Exercise brief >> Hand back all of the records exactly as they read.

Record extracts below:

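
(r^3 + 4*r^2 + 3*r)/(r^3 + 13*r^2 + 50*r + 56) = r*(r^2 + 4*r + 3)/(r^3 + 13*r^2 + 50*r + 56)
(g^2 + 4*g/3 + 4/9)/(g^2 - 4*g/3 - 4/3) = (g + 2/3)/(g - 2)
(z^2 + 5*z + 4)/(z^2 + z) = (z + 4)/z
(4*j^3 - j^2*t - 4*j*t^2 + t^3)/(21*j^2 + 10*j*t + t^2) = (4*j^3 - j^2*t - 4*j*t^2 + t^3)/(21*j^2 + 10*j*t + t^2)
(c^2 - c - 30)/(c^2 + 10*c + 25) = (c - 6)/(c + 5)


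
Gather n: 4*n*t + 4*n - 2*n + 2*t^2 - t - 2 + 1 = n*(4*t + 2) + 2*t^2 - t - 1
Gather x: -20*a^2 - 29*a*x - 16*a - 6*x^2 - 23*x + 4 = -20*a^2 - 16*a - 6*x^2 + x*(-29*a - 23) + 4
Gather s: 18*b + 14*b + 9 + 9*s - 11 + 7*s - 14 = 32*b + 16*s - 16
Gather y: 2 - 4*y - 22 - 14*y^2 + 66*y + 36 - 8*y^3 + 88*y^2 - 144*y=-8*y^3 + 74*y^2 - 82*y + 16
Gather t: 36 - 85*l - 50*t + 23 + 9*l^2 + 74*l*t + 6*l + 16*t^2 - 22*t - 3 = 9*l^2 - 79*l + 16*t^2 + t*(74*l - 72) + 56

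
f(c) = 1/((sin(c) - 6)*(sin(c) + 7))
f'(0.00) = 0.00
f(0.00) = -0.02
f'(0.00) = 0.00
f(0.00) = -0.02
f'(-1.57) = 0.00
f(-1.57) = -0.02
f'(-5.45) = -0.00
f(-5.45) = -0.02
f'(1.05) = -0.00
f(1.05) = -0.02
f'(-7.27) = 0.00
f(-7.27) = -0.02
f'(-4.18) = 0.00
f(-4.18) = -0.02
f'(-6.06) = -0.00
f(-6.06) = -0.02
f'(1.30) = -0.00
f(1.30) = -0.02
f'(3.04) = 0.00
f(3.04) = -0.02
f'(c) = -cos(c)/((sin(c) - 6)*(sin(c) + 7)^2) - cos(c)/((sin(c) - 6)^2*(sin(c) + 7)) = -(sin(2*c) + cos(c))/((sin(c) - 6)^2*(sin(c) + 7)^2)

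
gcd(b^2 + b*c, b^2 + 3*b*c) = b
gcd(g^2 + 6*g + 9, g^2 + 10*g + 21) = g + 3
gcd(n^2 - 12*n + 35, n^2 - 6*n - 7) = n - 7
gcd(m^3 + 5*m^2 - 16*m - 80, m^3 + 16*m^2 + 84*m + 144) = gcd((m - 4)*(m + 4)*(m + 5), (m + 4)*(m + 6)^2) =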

End of Record extracts.

Solution for this task >>
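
(r^3 + 4*r^2 + 3*r)/(r^3 + 13*r^2 + 50*r + 56) = r*(r^2 + 4*r + 3)/(r^3 + 13*r^2 + 50*r + 56)
(g^2 + 4*g/3 + 4/9)/(g^2 - 4*g/3 - 4/3) = (g + 2/3)/(g - 2)
(z^2 + 5*z + 4)/(z^2 + z) = (z + 4)/z
(4*j^3 - j^2*t - 4*j*t^2 + t^3)/(21*j^2 + 10*j*t + t^2) = (4*j^3 - j^2*t - 4*j*t^2 + t^3)/(21*j^2 + 10*j*t + t^2)
(c^2 - c - 30)/(c^2 + 10*c + 25) = (c - 6)/(c + 5)


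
Gather n: 4*n*t + 4*n - 2*n + 2*t^2 - t - 2 + 1 = n*(4*t + 2) + 2*t^2 - t - 1
Gather x: -20*a^2 - 29*a*x - 16*a - 6*x^2 - 23*x + 4 = -20*a^2 - 16*a - 6*x^2 + x*(-29*a - 23) + 4
Gather s: 18*b + 14*b + 9 + 9*s - 11 + 7*s - 14 = 32*b + 16*s - 16
Gather y: 2 - 4*y - 22 - 14*y^2 + 66*y + 36 - 8*y^3 + 88*y^2 - 144*y=-8*y^3 + 74*y^2 - 82*y + 16
Gather t: 36 - 85*l - 50*t + 23 + 9*l^2 + 74*l*t + 6*l + 16*t^2 - 22*t - 3 = 9*l^2 - 79*l + 16*t^2 + t*(74*l - 72) + 56

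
f(c) = 1/((sin(c) - 6)*(sin(c) + 7))
f'(0.00) = 0.00
f(0.00) = -0.02
f'(0.00) = 0.00
f(0.00) = -0.02
f'(-1.57) = 0.00
f(-1.57) = -0.02
f'(-5.45) = -0.00
f(-5.45) = -0.02
f'(1.05) = -0.00
f(1.05) = -0.02
f'(-7.27) = 0.00
f(-7.27) = -0.02
f'(-4.18) = 0.00
f(-4.18) = -0.02
f'(-6.06) = -0.00
f(-6.06) = -0.02
f'(1.30) = -0.00
f(1.30) = -0.02
f'(3.04) = 0.00
f(3.04) = -0.02
f'(c) = -cos(c)/((sin(c) - 6)*(sin(c) + 7)^2) - cos(c)/((sin(c) - 6)^2*(sin(c) + 7)) = -(sin(2*c) + cos(c))/((sin(c) - 6)^2*(sin(c) + 7)^2)

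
gcd(b^2 + b*c, b^2 + 3*b*c) = b
gcd(g^2 + 6*g + 9, g^2 + 10*g + 21) = g + 3
gcd(n^2 - 12*n + 35, n^2 - 6*n - 7) = n - 7
gcd(m^3 + 5*m^2 - 16*m - 80, m^3 + 16*m^2 + 84*m + 144) = gcd((m - 4)*(m + 4)*(m + 5), (m + 4)*(m + 6)^2) =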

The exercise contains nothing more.